• YOUR OBJECTIVE: Each line that includes "What" must be copied from the records.

• DATA:
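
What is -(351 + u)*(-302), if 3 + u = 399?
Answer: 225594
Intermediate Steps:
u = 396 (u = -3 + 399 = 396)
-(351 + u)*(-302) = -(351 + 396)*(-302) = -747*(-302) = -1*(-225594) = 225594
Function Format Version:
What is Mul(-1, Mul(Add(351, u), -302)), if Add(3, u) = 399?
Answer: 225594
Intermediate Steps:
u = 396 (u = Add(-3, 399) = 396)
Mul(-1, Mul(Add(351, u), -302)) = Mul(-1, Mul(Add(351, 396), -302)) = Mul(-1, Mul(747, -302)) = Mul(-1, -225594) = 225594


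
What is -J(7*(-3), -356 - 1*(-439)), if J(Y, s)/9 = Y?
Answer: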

...

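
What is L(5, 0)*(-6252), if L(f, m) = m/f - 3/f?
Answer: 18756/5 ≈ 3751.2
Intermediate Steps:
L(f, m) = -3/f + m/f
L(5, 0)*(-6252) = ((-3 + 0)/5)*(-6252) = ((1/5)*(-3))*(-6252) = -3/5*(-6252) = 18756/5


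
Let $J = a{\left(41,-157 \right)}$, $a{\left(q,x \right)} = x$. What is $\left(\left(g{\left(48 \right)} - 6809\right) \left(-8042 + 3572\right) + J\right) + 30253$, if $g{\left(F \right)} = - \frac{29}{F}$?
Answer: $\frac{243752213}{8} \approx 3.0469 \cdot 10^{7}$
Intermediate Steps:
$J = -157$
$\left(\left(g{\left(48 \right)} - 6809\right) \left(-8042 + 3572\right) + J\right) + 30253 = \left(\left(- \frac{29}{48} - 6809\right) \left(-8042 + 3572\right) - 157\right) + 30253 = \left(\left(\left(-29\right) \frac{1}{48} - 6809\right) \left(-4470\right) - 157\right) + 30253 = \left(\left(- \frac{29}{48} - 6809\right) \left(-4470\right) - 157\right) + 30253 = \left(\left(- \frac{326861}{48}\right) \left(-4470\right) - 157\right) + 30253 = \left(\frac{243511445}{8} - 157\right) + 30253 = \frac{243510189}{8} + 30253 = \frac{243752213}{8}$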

==

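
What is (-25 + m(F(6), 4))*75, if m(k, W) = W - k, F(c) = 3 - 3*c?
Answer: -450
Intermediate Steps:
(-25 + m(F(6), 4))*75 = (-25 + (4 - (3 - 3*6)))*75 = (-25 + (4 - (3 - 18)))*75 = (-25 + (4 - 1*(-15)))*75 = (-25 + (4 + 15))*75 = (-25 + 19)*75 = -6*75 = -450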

• WRITTEN SOLUTION:
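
What is -(351 + u)*(-302), if 3 + u = 399?
What is Mul(-1, Mul(Add(351, u), -302)), if Add(3, u) = 399?
What is -J(7*(-3), -356 - 1*(-439)), if J(Y, s)/9 = Y?
What is L(5, 0)*(-6252), if L(f, m) = m/f - 3/f?
Let $J = a{\left(41,-157 \right)}$, $a{\left(q,x \right)} = x$. What is $\left(\left(g{\left(48 \right)} - 6809\right) \left(-8042 + 3572\right) + J\right) + 30253$, if $g{\left(F \right)} = - \frac{29}{F}$?
What is (-25 + m(F(6), 4))*75, if m(k, W) = W - k, F(c) = 3 - 3*c?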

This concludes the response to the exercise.